TASK DESCRIPTION: Scan the entries for lines with the word "endpoint" and copy those lines.

GIVEN RECORDS:
<<<<

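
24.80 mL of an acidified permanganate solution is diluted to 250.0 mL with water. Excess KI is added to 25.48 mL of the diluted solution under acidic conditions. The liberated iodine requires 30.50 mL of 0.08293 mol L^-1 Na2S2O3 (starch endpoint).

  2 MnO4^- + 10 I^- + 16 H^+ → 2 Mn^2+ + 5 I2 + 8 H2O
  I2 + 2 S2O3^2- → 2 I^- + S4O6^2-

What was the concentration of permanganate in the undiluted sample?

n(S2O3^2-) = 0.03050 × 0.08293 = 2.529 × 10^-3 mol
n(I2) = n(S2O3^2-)/2 = 1.265 × 10^-3 mol
From the 2:5 ratio, n(MnO4^-) in the aliquot = 2/5 × 1.265 × 10^-3 = 5.059 × 10^-4 mol
[MnO4^-]_dilute = 5.059 × 10^-4 / 0.02548 = 0.01985 mol/L
[MnO4^-]_original = 0.01985 × 250.0/24.80 = 0.2001 mol/L

0.2001 mol/L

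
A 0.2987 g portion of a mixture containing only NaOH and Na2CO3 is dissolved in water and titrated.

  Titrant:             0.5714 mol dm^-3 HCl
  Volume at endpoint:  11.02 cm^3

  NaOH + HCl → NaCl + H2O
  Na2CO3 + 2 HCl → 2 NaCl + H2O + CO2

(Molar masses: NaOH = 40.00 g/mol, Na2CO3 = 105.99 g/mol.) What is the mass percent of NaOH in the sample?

n(HCl) = 0.01102 × 0.5714 = 6.297 × 10^-3 mol
Let x = n(NaOH), y = n(Na2CO3).
Titrant: 1x + 2y = 6.297 × 10^-3;  mass: 40.00x + 105.99y = 0.2987
Solving, x = 2.693 × 10^-3 mol, y = 1.802 × 10^-3 mol
mass of NaOH = 2.693 × 10^-3 × 40.00 = 0.1077 g
% NaOH = 0.1077 / 0.2987 × 100 = 36.07 %

36.07 %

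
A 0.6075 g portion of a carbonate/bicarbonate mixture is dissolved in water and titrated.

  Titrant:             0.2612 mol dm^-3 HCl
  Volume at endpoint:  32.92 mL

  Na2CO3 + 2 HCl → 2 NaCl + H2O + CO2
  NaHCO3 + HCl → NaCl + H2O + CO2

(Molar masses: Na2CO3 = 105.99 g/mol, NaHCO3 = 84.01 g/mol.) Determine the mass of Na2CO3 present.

0.1963 g

n(HCl) = 0.03292 × 0.2612 = 8.599 × 10^-3 mol
Let x = n(Na2CO3), y = n(NaHCO3).
Titrant: 2x + 1y = 8.599 × 10^-3;  mass: 105.99x + 84.01y = 0.6075
Solving, x = 1.852 × 10^-3 mol, y = 4.895 × 10^-3 mol
mass of Na2CO3 = 1.852 × 10^-3 × 105.99 = 0.1963 g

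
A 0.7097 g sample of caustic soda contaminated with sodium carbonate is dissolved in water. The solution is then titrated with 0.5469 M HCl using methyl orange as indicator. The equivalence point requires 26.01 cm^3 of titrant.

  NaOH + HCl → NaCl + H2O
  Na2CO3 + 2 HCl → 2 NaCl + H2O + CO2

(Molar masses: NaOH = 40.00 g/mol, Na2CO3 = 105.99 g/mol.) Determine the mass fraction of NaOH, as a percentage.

19.15 %

n(HCl) = 0.02601 × 0.5469 = 0.01422 mol
Let x = n(NaOH), y = n(Na2CO3).
Titrant: 1x + 2y = 0.01422;  mass: 40.00x + 105.99y = 0.7097
Solving, x = 3.397 × 10^-3 mol, y = 5.414 × 10^-3 mol
mass of NaOH = 3.397 × 10^-3 × 40.00 = 0.1359 g
% NaOH = 0.1359 / 0.7097 × 100 = 19.15 %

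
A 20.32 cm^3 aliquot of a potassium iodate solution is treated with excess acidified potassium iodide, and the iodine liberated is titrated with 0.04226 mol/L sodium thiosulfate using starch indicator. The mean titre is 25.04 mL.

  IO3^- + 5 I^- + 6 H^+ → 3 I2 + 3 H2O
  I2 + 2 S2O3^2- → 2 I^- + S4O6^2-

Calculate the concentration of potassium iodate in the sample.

0.008679 mol/L

n(S2O3^2-) = 0.02504 × 0.04226 = 1.058 × 10^-3 mol
n(I2) = n(S2O3^2-)/2 = 5.291 × 10^-4 mol
From the 1:3 ratio, n(IO3^-) in the aliquot = 1/3 × 5.291 × 10^-4 = 1.764 × 10^-4 mol
[IO3^-] = 1.764 × 10^-4 / 0.02032 = 0.008679 mol/L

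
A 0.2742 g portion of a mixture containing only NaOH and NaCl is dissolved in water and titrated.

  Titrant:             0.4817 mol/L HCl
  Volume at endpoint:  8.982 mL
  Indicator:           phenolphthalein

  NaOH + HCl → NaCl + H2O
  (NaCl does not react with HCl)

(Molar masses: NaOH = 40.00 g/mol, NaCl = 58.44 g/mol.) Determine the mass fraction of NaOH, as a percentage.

n(HCl) = 0.008982 × 0.4817 = 4.327 × 10^-3 mol
Let x = n(NaOH), y = n(NaCl).
Titrant: 1x = 4.327 × 10^-3;  mass: 40.00x + 58.44y = 0.2742
Solving, x = 4.327 × 10^-3 mol, y = 1.731 × 10^-3 mol
mass of NaOH = 4.327 × 10^-3 × 40.00 = 0.1731 g
% NaOH = 0.1731 / 0.2742 × 100 = 63.12 %

63.12 %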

>>>>

OUTPUT OF THE TASK:
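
24.80 mL of an acidified permanganate solution is diluted to 250.0 mL with water. Excess KI is added to 25.48 mL of the diluted solution under acidic conditions. The liberated iodine requires 30.50 mL of 0.08293 mol L^-1 Na2S2O3 (starch endpoint).
  Volume at endpoint:  11.02 cm^3
  Volume at endpoint:  32.92 mL
  Volume at endpoint:  8.982 mL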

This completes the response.